(Records from a data collection)
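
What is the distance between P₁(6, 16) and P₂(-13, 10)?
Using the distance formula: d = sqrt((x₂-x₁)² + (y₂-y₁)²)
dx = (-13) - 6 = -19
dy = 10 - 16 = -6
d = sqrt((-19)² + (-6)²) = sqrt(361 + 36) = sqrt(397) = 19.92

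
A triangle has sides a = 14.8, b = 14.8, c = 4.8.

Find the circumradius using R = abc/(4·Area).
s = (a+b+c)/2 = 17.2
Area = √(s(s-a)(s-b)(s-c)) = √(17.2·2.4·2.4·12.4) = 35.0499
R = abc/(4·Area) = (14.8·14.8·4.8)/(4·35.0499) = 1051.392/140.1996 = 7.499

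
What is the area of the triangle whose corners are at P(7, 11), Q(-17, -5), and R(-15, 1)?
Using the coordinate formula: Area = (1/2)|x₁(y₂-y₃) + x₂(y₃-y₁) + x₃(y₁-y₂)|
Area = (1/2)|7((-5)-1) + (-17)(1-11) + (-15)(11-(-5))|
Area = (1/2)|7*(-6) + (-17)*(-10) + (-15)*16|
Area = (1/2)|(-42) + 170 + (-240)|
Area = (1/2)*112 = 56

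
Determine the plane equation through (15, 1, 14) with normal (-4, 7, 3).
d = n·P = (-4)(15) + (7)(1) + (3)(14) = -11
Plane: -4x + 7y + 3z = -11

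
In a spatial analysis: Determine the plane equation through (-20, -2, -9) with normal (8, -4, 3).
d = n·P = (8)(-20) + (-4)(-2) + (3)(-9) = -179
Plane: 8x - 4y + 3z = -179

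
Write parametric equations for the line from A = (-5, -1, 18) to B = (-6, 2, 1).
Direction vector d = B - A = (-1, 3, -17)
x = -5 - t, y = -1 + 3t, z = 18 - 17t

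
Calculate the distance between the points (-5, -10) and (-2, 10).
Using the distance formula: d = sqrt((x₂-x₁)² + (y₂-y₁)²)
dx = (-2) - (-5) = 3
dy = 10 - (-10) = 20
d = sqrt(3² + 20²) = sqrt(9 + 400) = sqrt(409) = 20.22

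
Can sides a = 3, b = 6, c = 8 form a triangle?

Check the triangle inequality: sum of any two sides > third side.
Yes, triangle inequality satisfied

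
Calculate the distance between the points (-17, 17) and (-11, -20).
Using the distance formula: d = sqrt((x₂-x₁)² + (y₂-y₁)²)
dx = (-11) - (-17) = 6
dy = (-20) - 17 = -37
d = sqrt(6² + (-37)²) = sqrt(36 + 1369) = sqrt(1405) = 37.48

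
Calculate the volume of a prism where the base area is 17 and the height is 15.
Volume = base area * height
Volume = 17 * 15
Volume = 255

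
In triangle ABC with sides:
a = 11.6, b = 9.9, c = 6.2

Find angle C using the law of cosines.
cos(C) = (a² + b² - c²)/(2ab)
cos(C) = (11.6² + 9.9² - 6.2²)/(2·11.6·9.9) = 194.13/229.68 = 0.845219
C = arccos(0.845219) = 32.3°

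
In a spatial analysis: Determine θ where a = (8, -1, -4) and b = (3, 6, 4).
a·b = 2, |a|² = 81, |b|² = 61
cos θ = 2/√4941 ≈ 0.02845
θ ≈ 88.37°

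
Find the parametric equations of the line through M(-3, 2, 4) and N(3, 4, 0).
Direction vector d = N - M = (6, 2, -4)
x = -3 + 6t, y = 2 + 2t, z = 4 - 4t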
...
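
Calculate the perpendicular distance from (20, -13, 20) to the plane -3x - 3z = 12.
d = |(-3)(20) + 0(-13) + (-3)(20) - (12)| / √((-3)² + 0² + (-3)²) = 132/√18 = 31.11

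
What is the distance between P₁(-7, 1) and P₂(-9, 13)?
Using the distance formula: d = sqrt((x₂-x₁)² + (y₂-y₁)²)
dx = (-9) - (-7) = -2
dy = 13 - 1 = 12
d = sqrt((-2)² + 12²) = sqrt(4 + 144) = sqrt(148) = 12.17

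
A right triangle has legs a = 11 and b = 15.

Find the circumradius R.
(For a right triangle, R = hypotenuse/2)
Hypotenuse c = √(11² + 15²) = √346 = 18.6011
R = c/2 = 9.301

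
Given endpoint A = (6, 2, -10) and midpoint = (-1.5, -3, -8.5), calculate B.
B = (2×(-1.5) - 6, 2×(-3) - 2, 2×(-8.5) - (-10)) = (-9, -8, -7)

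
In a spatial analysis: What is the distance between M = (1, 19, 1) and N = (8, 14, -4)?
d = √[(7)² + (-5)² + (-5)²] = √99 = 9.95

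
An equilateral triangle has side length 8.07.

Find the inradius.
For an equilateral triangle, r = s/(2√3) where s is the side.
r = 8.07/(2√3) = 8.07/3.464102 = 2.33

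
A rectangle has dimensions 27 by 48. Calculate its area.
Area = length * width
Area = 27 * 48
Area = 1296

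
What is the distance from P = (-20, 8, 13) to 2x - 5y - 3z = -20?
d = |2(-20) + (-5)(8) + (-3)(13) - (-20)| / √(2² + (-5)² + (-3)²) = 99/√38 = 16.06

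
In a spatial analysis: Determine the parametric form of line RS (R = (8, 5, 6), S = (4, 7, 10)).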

GOAL OF THE EXERCISE
Looking at the entries above, can you reproduce exactly the lines from the one that holds "Calculate the volume" through the one that holds "a = 11.6, b = 9.9, c = 6.2", and only those?

TASK OUTPUT
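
Calculate the volume of a prism where the base area is 17 and the height is 15.
Volume = base area * height
Volume = 17 * 15
Volume = 255

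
In triangle ABC with sides:
a = 11.6, b = 9.9, c = 6.2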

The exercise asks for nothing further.